Required action ▸ Copy the records below character for character.

*** Data to process Section Begins ***

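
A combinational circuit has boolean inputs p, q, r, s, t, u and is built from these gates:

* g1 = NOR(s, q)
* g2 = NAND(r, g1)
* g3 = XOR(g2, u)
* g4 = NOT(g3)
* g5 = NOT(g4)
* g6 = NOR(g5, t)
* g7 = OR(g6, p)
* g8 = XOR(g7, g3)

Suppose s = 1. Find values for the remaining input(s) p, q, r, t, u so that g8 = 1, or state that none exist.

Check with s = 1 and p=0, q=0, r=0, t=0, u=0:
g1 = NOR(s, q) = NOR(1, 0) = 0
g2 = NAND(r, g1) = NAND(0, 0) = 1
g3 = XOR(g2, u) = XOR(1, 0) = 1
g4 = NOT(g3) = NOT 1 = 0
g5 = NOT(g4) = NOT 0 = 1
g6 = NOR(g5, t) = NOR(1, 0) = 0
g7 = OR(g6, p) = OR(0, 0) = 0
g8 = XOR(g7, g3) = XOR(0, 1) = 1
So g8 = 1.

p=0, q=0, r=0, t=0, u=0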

*** Data to process Section Ends ***

Result of the exercise ▸
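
A combinational circuit has boolean inputs p, q, r, s, t, u and is built from these gates:

* g1 = NOR(s, q)
* g2 = NAND(r, g1)
* g3 = XOR(g2, u)
* g4 = NOT(g3)
* g5 = NOT(g4)
* g6 = NOR(g5, t)
* g7 = OR(g6, p)
* g8 = XOR(g7, g3)

Suppose s = 1. Find values for the remaining input(s) p, q, r, t, u so that g8 = 1, or state that none exist.

Check with s = 1 and p=0, q=0, r=0, t=0, u=0:
g1 = NOR(s, q) = NOR(1, 0) = 0
g2 = NAND(r, g1) = NAND(0, 0) = 1
g3 = XOR(g2, u) = XOR(1, 0) = 1
g4 = NOT(g3) = NOT 1 = 0
g5 = NOT(g4) = NOT 0 = 1
g6 = NOR(g5, t) = NOR(1, 0) = 0
g7 = OR(g6, p) = OR(0, 0) = 0
g8 = XOR(g7, g3) = XOR(0, 1) = 1
So g8 = 1.

p=0, q=0, r=0, t=0, u=0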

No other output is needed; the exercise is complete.